-- Opening Marker --

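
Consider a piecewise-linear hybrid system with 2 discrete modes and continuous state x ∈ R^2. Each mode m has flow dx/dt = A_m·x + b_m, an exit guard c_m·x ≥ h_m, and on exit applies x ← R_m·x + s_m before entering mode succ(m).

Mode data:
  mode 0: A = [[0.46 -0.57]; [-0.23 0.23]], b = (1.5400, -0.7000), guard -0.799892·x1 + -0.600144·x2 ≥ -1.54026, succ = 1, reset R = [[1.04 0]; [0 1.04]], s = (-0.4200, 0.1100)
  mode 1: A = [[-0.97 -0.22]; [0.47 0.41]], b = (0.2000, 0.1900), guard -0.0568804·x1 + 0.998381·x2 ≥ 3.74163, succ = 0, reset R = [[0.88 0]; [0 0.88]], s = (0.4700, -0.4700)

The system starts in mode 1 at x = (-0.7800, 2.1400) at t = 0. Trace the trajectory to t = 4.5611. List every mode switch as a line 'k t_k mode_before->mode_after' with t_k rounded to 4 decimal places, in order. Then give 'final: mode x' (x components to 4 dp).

1 1.4702 1->0
2 3.0619 0->1
3 3.6615 1->0
final: 0 -0.0645 2.7532

Mode 1: guard c·x = 3.7416 hit at Δt = 1.4702 (t = 1.4702), x⁻ = (-0.5512, 3.7163) → reset → x⁺ = (-0.0151, 2.8003), jump to mode 0
Mode 0: guard c·x = -1.5403 hit at Δt = 1.5917 (t = 3.0619), x⁻ = (-0.1154, 2.7203) → reset → x⁺ = (-0.5400, 2.9391), jump to mode 1
Mode 1: guard c·x = 3.7416 hit at Δt = 0.5996 (t = 3.6615), x⁻ = (-0.5460, 3.7166) → reset → x⁺ = (-0.0105, 2.8006), jump to mode 0
Mode 0: flow for 0.8996 to horizon, guard not reached → x = (-0.0645, 2.7532)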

-- Closing Marker --

EXERCISE DESCRIPTION:
An exact copy of all the records is the expected answer.

WRITTEN RESPONSE:
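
Consider a piecewise-linear hybrid system with 2 discrete modes and continuous state x ∈ R^2. Each mode m has flow dx/dt = A_m·x + b_m, an exit guard c_m·x ≥ h_m, and on exit applies x ← R_m·x + s_m before entering mode succ(m).

Mode data:
  mode 0: A = [[0.46 -0.57]; [-0.23 0.23]], b = (1.5400, -0.7000), guard -0.799892·x1 + -0.600144·x2 ≥ -1.54026, succ = 1, reset R = [[1.04 0]; [0 1.04]], s = (-0.4200, 0.1100)
  mode 1: A = [[-0.97 -0.22]; [0.47 0.41]], b = (0.2000, 0.1900), guard -0.0568804·x1 + 0.998381·x2 ≥ 3.74163, succ = 0, reset R = [[0.88 0]; [0 0.88]], s = (0.4700, -0.4700)

The system starts in mode 1 at x = (-0.7800, 2.1400) at t = 0. Trace the trajectory to t = 4.5611. List every mode switch as a line 'k t_k mode_before->mode_after' with t_k rounded to 4 decimal places, in order. Then give 'final: mode x' (x components to 4 dp).

1 1.4702 1->0
2 3.0619 0->1
3 3.6615 1->0
final: 0 -0.0645 2.7532

Mode 1: guard c·x = 3.7416 hit at Δt = 1.4702 (t = 1.4702), x⁻ = (-0.5512, 3.7163) → reset → x⁺ = (-0.0151, 2.8003), jump to mode 0
Mode 0: guard c·x = -1.5403 hit at Δt = 1.5917 (t = 3.0619), x⁻ = (-0.1154, 2.7203) → reset → x⁺ = (-0.5400, 2.9391), jump to mode 1
Mode 1: guard c·x = 3.7416 hit at Δt = 0.5996 (t = 3.6615), x⁻ = (-0.5460, 3.7166) → reset → x⁺ = (-0.0105, 2.8006), jump to mode 0
Mode 0: flow for 0.8996 to horizon, guard not reached → x = (-0.0645, 2.7532)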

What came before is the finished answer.